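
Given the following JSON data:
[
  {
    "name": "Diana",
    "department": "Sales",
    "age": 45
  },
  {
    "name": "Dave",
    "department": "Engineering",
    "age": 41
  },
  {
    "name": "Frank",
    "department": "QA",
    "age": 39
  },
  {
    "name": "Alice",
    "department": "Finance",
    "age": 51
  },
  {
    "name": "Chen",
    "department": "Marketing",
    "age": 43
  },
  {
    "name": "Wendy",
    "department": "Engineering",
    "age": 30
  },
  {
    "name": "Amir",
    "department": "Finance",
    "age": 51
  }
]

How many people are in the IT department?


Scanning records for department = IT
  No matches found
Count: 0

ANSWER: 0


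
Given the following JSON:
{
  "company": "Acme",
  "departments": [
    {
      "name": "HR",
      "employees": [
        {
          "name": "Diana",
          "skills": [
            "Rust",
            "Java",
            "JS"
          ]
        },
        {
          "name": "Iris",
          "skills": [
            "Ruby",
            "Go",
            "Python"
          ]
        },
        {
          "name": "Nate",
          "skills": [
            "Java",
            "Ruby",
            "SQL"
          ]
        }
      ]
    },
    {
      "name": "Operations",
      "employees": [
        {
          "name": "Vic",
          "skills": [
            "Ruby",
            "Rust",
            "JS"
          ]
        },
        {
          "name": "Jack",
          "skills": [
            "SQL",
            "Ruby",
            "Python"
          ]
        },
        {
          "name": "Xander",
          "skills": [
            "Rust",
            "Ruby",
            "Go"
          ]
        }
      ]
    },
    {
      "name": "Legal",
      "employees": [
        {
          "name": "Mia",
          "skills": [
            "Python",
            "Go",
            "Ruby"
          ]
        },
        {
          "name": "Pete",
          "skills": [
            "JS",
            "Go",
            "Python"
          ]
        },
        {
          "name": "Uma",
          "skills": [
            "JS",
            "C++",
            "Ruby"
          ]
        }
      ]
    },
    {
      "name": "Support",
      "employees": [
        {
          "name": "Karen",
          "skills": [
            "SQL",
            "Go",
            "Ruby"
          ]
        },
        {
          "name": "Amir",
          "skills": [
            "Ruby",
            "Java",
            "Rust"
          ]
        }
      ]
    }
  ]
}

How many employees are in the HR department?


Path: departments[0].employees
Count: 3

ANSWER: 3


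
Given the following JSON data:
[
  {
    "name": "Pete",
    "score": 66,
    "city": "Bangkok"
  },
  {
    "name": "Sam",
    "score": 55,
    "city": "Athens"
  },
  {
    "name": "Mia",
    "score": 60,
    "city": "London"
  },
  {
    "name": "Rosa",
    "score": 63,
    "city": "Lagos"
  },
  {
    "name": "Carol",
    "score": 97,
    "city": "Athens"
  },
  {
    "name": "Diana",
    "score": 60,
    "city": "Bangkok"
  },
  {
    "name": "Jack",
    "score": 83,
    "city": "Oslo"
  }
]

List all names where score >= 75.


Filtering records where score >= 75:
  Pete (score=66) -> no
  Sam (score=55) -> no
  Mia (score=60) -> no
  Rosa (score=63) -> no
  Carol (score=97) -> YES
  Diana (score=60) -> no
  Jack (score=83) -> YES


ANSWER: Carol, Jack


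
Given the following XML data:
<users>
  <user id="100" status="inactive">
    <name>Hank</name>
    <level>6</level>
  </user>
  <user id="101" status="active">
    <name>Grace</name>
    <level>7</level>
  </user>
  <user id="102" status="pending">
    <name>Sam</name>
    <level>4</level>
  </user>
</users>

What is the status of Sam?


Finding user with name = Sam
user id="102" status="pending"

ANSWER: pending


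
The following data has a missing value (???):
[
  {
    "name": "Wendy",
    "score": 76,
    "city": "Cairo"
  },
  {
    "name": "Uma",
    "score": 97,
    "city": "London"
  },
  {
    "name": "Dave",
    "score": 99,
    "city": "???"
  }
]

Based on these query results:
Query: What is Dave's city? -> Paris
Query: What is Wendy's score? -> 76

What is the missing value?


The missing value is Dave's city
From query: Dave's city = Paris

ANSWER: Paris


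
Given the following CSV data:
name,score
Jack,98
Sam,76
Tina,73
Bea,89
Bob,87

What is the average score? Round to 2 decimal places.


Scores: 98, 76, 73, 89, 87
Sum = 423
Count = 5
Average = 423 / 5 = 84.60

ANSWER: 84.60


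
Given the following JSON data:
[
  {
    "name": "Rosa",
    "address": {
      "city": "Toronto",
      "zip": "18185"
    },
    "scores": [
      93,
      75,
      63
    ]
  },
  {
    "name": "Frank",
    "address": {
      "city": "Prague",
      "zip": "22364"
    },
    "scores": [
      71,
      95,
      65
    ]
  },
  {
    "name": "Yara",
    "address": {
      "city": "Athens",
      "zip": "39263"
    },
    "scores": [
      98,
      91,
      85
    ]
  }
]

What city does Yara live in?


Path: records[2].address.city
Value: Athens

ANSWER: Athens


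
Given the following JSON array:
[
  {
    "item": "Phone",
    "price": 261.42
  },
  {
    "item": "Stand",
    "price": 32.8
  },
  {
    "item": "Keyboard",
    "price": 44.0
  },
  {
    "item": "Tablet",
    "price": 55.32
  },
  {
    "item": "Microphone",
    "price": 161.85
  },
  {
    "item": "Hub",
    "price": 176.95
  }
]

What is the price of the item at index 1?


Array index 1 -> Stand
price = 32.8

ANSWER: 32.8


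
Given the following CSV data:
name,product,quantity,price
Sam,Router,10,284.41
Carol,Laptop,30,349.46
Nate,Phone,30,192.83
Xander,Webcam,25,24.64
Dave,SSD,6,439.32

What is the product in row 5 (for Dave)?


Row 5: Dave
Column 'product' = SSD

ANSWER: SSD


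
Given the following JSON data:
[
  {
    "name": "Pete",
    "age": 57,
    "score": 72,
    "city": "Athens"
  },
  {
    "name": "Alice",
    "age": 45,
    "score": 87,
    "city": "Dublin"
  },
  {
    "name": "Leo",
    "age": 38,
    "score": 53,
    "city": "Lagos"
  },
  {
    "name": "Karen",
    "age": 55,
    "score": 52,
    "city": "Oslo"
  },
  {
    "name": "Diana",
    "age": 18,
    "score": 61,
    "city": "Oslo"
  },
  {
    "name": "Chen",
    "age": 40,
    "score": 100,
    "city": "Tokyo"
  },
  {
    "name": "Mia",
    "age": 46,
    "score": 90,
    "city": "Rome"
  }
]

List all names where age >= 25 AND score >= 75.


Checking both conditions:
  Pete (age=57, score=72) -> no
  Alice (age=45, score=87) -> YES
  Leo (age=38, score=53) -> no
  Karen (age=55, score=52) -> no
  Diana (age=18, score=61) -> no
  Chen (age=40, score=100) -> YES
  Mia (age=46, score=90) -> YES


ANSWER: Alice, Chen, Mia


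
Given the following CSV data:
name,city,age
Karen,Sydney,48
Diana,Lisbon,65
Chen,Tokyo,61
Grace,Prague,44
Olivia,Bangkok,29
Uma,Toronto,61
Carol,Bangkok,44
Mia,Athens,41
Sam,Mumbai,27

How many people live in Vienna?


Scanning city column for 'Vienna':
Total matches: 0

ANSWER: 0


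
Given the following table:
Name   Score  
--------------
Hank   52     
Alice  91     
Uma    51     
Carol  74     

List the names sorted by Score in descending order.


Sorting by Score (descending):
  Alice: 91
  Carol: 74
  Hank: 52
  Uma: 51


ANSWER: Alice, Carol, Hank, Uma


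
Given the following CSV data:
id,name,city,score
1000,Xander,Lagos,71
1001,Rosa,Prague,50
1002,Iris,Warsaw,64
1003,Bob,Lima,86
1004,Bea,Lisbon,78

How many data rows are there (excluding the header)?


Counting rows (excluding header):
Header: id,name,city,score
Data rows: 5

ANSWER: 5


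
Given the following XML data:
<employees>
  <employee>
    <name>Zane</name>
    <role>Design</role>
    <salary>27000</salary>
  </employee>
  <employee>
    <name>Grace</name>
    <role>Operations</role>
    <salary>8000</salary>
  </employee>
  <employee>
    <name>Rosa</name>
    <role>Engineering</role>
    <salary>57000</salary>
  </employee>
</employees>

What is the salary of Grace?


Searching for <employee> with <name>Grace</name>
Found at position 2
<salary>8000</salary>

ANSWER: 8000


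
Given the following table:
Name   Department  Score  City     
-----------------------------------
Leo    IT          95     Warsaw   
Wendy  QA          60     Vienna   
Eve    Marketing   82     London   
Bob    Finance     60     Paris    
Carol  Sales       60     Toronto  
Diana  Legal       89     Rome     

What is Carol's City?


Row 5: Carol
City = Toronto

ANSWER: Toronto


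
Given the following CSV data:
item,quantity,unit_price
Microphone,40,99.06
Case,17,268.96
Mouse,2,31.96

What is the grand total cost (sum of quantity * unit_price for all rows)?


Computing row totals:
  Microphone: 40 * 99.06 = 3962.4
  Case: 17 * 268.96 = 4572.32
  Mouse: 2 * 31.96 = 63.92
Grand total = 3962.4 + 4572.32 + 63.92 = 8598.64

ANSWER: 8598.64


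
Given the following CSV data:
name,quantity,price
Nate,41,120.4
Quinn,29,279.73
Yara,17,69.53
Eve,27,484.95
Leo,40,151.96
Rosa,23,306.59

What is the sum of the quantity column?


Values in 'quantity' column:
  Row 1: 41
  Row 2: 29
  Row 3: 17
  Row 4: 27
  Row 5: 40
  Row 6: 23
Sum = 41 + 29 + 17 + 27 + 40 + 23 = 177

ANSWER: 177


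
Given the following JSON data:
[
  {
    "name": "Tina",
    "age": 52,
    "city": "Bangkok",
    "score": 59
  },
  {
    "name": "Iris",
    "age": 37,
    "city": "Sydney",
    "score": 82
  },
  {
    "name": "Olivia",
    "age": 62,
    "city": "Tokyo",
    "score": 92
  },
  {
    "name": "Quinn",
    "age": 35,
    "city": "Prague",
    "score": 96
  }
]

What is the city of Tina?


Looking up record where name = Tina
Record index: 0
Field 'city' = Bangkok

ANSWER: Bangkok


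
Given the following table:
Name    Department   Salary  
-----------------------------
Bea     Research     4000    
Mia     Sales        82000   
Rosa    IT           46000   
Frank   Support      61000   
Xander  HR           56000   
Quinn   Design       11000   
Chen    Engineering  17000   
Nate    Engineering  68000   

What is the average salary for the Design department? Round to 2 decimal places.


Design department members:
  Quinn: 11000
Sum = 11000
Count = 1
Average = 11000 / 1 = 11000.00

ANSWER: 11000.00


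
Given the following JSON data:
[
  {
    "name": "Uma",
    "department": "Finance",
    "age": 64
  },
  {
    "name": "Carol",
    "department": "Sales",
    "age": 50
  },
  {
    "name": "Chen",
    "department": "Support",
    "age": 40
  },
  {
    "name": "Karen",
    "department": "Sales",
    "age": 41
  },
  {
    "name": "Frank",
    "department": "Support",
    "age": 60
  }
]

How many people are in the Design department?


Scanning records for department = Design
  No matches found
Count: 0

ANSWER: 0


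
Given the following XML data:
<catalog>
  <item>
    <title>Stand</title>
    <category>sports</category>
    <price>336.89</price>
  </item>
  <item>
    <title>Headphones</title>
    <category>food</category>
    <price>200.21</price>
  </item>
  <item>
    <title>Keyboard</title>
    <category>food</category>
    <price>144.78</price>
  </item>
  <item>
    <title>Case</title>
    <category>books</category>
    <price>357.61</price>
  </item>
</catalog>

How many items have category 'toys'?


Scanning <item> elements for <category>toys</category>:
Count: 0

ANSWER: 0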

TO DO | From the material above, copy exactly the lines between the line holding "1000,Xander,Lagos,71" and the line holding "Mouse,2,31.96", inclusive, and only those.

SOLUTION |
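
1000,Xander,Lagos,71
1001,Rosa,Prague,50
1002,Iris,Warsaw,64
1003,Bob,Lima,86
1004,Bea,Lisbon,78

How many data rows are there (excluding the header)?


Counting rows (excluding header):
Header: id,name,city,score
Data rows: 5

ANSWER: 5


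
Given the following XML data:
<employees>
  <employee>
    <name>Zane</name>
    <role>Design</role>
    <salary>27000</salary>
  </employee>
  <employee>
    <name>Grace</name>
    <role>Operations</role>
    <salary>8000</salary>
  </employee>
  <employee>
    <name>Rosa</name>
    <role>Engineering</role>
    <salary>57000</salary>
  </employee>
</employees>

What is the salary of Grace?


Searching for <employee> with <name>Grace</name>
Found at position 2
<salary>8000</salary>

ANSWER: 8000


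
Given the following table:
Name   Department  Score  City     
-----------------------------------
Leo    IT          95     Warsaw   
Wendy  QA          60     Vienna   
Eve    Marketing   82     London   
Bob    Finance     60     Paris    
Carol  Sales       60     Toronto  
Diana  Legal       89     Rome     

What is Carol's City?


Row 5: Carol
City = Toronto

ANSWER: Toronto


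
Given the following CSV data:
item,quantity,unit_price
Microphone,40,99.06
Case,17,268.96
Mouse,2,31.96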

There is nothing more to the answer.